- Opening Delimiter -

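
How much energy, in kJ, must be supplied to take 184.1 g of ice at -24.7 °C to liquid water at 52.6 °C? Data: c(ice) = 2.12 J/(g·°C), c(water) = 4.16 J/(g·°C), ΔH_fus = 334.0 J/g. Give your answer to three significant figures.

q = 111 kJ

q1 (heat ice -24.7→0.0 °C): 184.1 × 2.12 × 24.7 = 9640 J
q2 (melt at 0 °C): 184.1 × 334.0 = 61489 J
q3 (heat water 0.0→52.6 °C): 184.1 × 4.16 × 52.6 = 40284 J
Total: 9640 + 61489 + 40284 = 111413 J = 111 kJ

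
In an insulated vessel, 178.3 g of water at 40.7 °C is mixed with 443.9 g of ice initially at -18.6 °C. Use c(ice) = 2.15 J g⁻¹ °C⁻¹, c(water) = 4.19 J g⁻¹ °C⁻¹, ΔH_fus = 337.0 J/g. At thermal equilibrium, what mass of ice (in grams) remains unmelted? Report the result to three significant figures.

m_ice remaining = 406 g

Heat to warm all ice to 0 °C: 443.9×2.15×18.6 = 17752 J
Heat released by water cooling to 0 °C: 178.3×4.19×40.7 = 30406 J
30406 J < 17752 + 443.9×337.0 = 167346.3 J, so not all ice melts; final T = 0 °C.
Heat left for melting: 30406 − 17752 = 12654 J
Mass melted = 12654 / 337.0 = 37.55 g
Ice remaining = 443.9 − 37.55 = 406.35 g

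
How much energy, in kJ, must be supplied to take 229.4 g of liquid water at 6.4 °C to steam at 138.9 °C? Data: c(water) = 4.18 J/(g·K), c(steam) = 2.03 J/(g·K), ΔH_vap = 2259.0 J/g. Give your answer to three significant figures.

q1 (heat water 6.4→100.0 °C): 229.4 × 4.18 × 93.6 = 89752 J
q2 (vaporize at 100 °C): 229.4 × 2259.0 = 518215 J
q3 (heat steam 100.0→138.9 °C): 229.4 × 2.03 × 38.9 = 18115 J
Total: 89752 + 518215 + 18115 = 626082 J = 626 kJ

q = 626 kJ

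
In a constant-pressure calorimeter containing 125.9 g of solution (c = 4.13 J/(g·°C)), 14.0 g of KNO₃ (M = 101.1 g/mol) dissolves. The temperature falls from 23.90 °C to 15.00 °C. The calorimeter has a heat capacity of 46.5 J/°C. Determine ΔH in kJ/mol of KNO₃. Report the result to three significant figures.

|ΔT| = |15.00 − 23.90| = 8.90 °C
|q_surr| = (125.9 × 4.13 + 46.5) × 8.90 = 566.467 × 8.90 = 5042 J
n(KNO₃) = 14.0 / 101.1 = 0.1385 mol
Temperature fell, so q_rxn = +|q_surr| = 5.042 kJ
ΔH = q_rxn / n = 36.40 kJ/mol

ΔH = 36.4 kJ/mol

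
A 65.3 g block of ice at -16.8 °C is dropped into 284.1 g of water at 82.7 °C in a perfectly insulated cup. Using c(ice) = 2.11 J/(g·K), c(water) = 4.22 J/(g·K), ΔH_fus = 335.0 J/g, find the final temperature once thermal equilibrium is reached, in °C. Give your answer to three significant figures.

T_f = 50.8 °C

Heat to bring ice to 0 °C and melt it: q₁ = 65.3×2.11×16.8 + 65.3×335.0 = 24190 J
Heat the water can supply cooling to 0 °C: 284.1×4.22×82.7 = 99149.2 J > q₁, so all ice melts.
Energy balance: 284.1×4.22×(82.7 − T) = 24190 + 65.3×4.22×(T − 0)
1198.902(82.7 − T) = 24190 + 275.566 T
99149.2 − 24190 = 1474.468 T
T = 74959.2 / 1474.468 = 50.84 °C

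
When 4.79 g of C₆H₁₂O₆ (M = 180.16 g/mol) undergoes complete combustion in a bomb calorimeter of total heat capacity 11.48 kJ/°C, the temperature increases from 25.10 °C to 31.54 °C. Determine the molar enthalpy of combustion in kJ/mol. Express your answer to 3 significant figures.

ΔT = 31.54 − 25.10 = 6.44 °C
q_cal = C_cal × ΔT = 11.48 × 6.44 = 73.9312 kJ
n = 4.79 / 180.16 = 0.02659 mol
q_rxn = −q_cal = -73.9312 kJ
ΔH = -73.9312 / 0.02659 = -2780 kJ/mol

ΔH = -2780 kJ/mol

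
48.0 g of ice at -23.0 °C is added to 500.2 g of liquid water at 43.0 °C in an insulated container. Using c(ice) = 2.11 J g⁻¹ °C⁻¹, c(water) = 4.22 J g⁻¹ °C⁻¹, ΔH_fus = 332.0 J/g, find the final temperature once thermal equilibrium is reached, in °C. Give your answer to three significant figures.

Heat to bring ice to 0 °C and melt it: q₁ = 48.0×2.11×23.0 + 48.0×332.0 = 18265 J
Heat the water can supply cooling to 0 °C: 500.2×4.22×43.0 = 90766.3 J > q₁, so all ice melts.
Energy balance: 500.2×4.22×(43.0 − T) = 18265 + 48.0×4.22×(T − 0)
2110.844(43.0 − T) = 18265 + 202.56 T
90766.3 − 18265 = 2313.404 T
T = 72501.3 / 2313.404 = 31.34 °C

T_f = 31.3 °C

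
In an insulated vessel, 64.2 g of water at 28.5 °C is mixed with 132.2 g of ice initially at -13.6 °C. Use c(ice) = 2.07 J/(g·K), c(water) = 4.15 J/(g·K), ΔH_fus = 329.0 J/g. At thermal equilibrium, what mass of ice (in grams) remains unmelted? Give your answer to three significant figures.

m_ice remaining = 120 g

Heat to warm all ice to 0 °C: 132.2×2.07×13.6 = 3721.7 J
Heat released by water cooling to 0 °C: 64.2×4.15×28.5 = 7593.3 J
7593.3 J < 3721.7 + 132.2×329.0 = 47215.5 J, so not all ice melts; final T = 0 °C.
Heat left for melting: 7593.3 − 3721.7 = 3871.6 J
Mass melted = 3871.6 / 329.0 = 11.77 g
Ice remaining = 132.2 − 11.77 = 120.43 g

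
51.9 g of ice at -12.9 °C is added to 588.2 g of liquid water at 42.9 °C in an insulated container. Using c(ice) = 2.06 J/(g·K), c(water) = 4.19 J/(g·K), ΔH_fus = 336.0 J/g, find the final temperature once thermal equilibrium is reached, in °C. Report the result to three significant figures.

T_f = 32.4 °C

Heat to bring ice to 0 °C and melt it: q₁ = 51.9×2.06×12.9 + 51.9×336.0 = 18818 J
Heat the water can supply cooling to 0 °C: 588.2×4.19×42.9 = 105730 J > q₁, so all ice melts.
Energy balance: 588.2×4.19×(42.9 − T) = 18818 + 51.9×4.19×(T − 0)
2464.558(42.9 − T) = 18818 + 217.461 T
105730 − 18818 = 2682.019 T
T = 86912 / 2682.019 = 32.41 °C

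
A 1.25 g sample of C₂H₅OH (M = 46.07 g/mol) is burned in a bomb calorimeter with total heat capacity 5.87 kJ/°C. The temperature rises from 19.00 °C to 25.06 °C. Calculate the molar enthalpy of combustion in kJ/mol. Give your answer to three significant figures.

ΔH = -1310 kJ/mol

ΔT = 25.06 − 19.00 = 6.06 °C
q_cal = C_cal × ΔT = 5.87 × 6.06 = 35.5722 kJ
n = 1.25 / 46.07 = 0.02713 mol
q_rxn = −q_cal = -35.5722 kJ
ΔH = -35.5722 / 0.02713 = -1311 kJ/mol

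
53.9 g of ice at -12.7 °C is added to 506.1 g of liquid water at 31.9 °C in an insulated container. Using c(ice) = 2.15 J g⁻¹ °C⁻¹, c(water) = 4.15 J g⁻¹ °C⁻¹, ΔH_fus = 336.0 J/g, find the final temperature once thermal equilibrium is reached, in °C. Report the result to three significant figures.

T_f = 20.4 °C

Heat to bring ice to 0 °C and melt it: q₁ = 53.9×2.15×12.7 + 53.9×336.0 = 19582 J
Heat the water can supply cooling to 0 °C: 506.1×4.15×31.9 = 67000.0 J > q₁, so all ice melts.
Energy balance: 506.1×4.15×(31.9 − T) = 19582 + 53.9×4.15×(T − 0)
2100.315(31.9 − T) = 19582 + 223.685 T
67000.0 − 19582 = 2324.000 T
T = 47418.0 / 2324.000 = 20.40 °C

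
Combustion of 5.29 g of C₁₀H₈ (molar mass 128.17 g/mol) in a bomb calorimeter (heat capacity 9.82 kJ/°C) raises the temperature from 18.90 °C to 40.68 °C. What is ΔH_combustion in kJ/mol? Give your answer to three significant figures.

ΔH = -5180 kJ/mol

ΔT = 40.68 − 18.90 = 21.78 °C
q_cal = C_cal × ΔT = 9.82 × 21.78 = 213.8796 kJ
n = 5.29 / 128.17 = 0.04127 mol
q_rxn = −q_cal = -213.8796 kJ
ΔH = -213.8796 / 0.04127 = -5182 kJ/mol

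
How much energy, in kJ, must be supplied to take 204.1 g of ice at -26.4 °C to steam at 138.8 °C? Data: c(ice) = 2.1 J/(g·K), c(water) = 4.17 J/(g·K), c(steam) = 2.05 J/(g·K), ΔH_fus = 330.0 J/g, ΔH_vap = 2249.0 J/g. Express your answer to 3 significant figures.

q1 (heat ice -26.4→0.0 °C): 204.1 × 2.1 × 26.4 = 11315 J
q2 (melt at 0 °C): 204.1 × 330.0 = 67353 J
q3 (heat water 0.0→100.0 °C): 204.1 × 4.17 × 100.0 = 85110 J
q4 (vaporize at 100 °C): 204.1 × 2249.0 = 459021 J
q5 (heat steam 100.0→138.8 °C): 204.1 × 2.05 × 38.8 = 16234 J
Total: 11315 + 67353 + 85110 + 459021 + 16234 = 639033 J = 639 kJ

q = 639 kJ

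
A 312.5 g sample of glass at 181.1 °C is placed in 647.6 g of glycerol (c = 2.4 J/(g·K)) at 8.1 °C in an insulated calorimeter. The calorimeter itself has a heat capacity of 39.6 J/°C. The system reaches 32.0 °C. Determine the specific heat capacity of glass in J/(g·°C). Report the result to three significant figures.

q_gained = (647.6 × 2.4 + 39.6) × (32.0 − 8.1) = 38093 J
q_lost = 312.5 × c × (181.1 − 32.0) = 46593.75 c
Set equal: c = 38093 / 46593.75 = 0.818 J/(g·°C)

c = 0.818 J/(g·°C)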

- Closing Delimiter -

Output the lines from the one with "How much energy, in kJ, must be supplied to take 204.1" to the final line of the entries above, exactly as they stand, please, and nothing else.

• [OUTPUT]:
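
How much energy, in kJ, must be supplied to take 204.1 g of ice at -26.4 °C to steam at 138.8 °C? Data: c(ice) = 2.1 J/(g·K), c(water) = 4.17 J/(g·K), c(steam) = 2.05 J/(g·K), ΔH_fus = 330.0 J/g, ΔH_vap = 2249.0 J/g. Express your answer to 3 significant figures.

q1 (heat ice -26.4→0.0 °C): 204.1 × 2.1 × 26.4 = 11315 J
q2 (melt at 0 °C): 204.1 × 330.0 = 67353 J
q3 (heat water 0.0→100.0 °C): 204.1 × 4.17 × 100.0 = 85110 J
q4 (vaporize at 100 °C): 204.1 × 2249.0 = 459021 J
q5 (heat steam 100.0→138.8 °C): 204.1 × 2.05 × 38.8 = 16234 J
Total: 11315 + 67353 + 85110 + 459021 + 16234 = 639033 J = 639 kJ

q = 639 kJ

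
A 312.5 g sample of glass at 181.1 °C is placed in 647.6 g of glycerol (c = 2.4 J/(g·K)) at 8.1 °C in an insulated calorimeter. The calorimeter itself has a heat capacity of 39.6 J/°C. The system reaches 32.0 °C. Determine the specific heat capacity of glass in J/(g·°C). Report the result to three significant figures.

q_gained = (647.6 × 2.4 + 39.6) × (32.0 − 8.1) = 38093 J
q_lost = 312.5 × c × (181.1 − 32.0) = 46593.75 c
Set equal: c = 38093 / 46593.75 = 0.818 J/(g·°C)

c = 0.818 J/(g·°C)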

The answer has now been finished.